*ENTRIES PROVIDED*.

:::::

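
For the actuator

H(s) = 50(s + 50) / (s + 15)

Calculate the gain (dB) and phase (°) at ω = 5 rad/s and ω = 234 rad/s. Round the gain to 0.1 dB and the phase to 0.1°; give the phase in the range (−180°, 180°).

ω = 5: 44.0 dB, -12.7°; ω = 234: 34.2 dB, -8.4°

At s = jω = j5:
zero (s+50): 50 + j5 → |·| = √(50²+5²) = √2525 ≈ 50.249, ∠ = arctan(5/50) ≈ 5.71°
pole (s+15): 15 + j5 → |·| = √(15²+5²) = √250 ≈ 15.811, ∠ = arctan(5/15) ≈ 18.43°
|H| = 50 · 50.249 / 15.811 ≈ 158.91
Gain = 20 log₁₀(158.91) ≈ 44.02 dB
∠H = 5.71° − 18.43° = -12.72°

At s = jω = j234:
zero (s+50): 50 + j234 → |·| = √(50²+234²) = √57256 ≈ 239.28, ∠ = arctan(234/50) ≈ 77.94°
pole (s+15): 15 + j234 → |·| = √(15²+234²) = √54981 ≈ 234.48, ∠ = arctan(234/15) ≈ 86.33°
|H| = 50 · 239.28 / 234.48 ≈ 51.024
Gain = 20 log₁₀(51.024) ≈ 34.16 dB
∠H = 77.94° − 86.33° = -8.39°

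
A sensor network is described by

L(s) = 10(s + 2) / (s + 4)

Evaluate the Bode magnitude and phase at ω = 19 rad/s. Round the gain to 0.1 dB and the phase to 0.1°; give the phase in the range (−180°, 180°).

At s = jω = j19:
zero (s+2): 2 + j19 → |·| = √(2²+19²) = √365 ≈ 19.105, ∠ = arctan(19/2) ≈ 83.99°
pole (s+4): 4 + j19 → |·| = √(4²+19²) = √377 ≈ 19.416, ∠ = arctan(19/4) ≈ 78.11°
|L| = 10 · 19.105 / 19.416 ≈ 9.8398
Gain = 20 log₁₀(9.8398) ≈ 19.86 dB
∠L = 83.99° − 78.11° = 5.88°

19.9 dB, 5.9°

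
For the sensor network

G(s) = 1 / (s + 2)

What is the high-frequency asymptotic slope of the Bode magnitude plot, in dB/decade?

Each pole contributes −20 dB/decade at high frequency; each zero contributes +20 dB/decade.
Net: 0 zero(s) − 1 pole(s) → -20 dB/decade.

-20 dB/decade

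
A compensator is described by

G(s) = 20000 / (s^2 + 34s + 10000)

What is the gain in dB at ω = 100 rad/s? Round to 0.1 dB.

15.4 dB

At s = jω = j100:
quadratic: (j100)² + 34·j100 + 10000 = 0 + j3400 → |·| ≈ 3400, ∠ ≈ 90.00°
|G| = 20000 / 3400 ≈ 5.8824
Gain = 20 log₁₀(5.8824) ≈ 15.39 dB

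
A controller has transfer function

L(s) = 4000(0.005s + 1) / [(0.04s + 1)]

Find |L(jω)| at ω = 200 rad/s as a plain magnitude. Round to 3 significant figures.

At ω = 200 rad/s:
zero (1 + j200·0.005) = 1 + j1 → |·| ≈ 1.4142, ∠ ≈ 45.00°
pole (1 + j200·0.04) = 1 + j8 → |·| ≈ 8.0623, ∠ ≈ 82.87°
|L| = 4000 · 1.4142 / (8.0623) ≈ 701.64

702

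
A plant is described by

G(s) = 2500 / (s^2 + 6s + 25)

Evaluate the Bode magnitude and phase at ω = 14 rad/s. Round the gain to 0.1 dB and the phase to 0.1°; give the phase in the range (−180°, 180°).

22.4 dB, -153.8°

At s = jω = j14:
quadratic: (j14)² + 6·j14 + 25 = -171 + j84 → |·| ≈ 190.52, ∠ ≈ 153.84°
|G| = 2500 / 190.52 ≈ 13.122
Gain = 20 log₁₀(13.122) ≈ 22.36 dB
∠G = 0.00° − 153.84° = -153.84°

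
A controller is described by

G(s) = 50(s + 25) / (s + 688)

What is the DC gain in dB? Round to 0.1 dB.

5.2 dB

G(0) = 50·25 / (688) ≈ 1.8169
20 log₁₀(1.8169) ≈ 5.19 dB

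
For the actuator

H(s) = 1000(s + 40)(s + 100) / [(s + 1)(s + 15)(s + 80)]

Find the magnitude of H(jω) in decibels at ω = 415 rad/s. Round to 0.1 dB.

7.8 dB

At s = jω = j415:
zero (s+40): 40 + j415 → |·| = √(40²+415²) = √173825 ≈ 416.92, ∠ = arctan(415/40) ≈ 84.49°
zero (s+100): 100 + j415 → |·| = √(100²+415²) = √182225 ≈ 426.88, ∠ = arctan(415/100) ≈ 76.45°
pole (s+1): 1 + j415 → |·| = √(1²+415²) = √172226 ≈ 415, ∠ = arctan(415/1) ≈ 89.86°
pole (s+15): 15 + j415 → |·| = √(15²+415²) = √172450 ≈ 415.27, ∠ = arctan(415/15) ≈ 87.93°
pole (s+80): 80 + j415 → |·| = √(80²+415²) = √178625 ≈ 422.64, ∠ = arctan(415/80) ≈ 79.09°
|H| = 1000 · 1.7797e+05 / 7.2837e+07 ≈ 2.4434
Gain = 20 log₁₀(2.4434) ≈ 7.76 dB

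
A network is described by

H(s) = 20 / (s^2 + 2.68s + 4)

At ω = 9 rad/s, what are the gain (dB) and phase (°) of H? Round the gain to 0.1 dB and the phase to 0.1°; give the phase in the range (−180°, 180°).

-12.1 dB, -162.6°

At s = jω = j9:
quadratic: (j9)² + 2.68·j9 + 4 = -77 + j24.12 → |·| ≈ 80.689, ∠ ≈ 162.61°
|H| = 20 / 80.689 ≈ 0.24787
Gain = 20 log₁₀(0.24787) ≈ -12.12 dB
∠H = 0.00° − 162.61° = -162.61°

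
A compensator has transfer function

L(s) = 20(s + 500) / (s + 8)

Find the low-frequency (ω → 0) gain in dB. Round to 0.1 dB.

61.9 dB

L(0) = 20·500 / (8) = 1250
20 log₁₀(1250) ≈ 61.94 dB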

:::::

*PROBLEM STATEMENT*. When you have gone through the records above, say how many lines include the word "function", and write nothing besides that number.

*TASK RESULT*. 2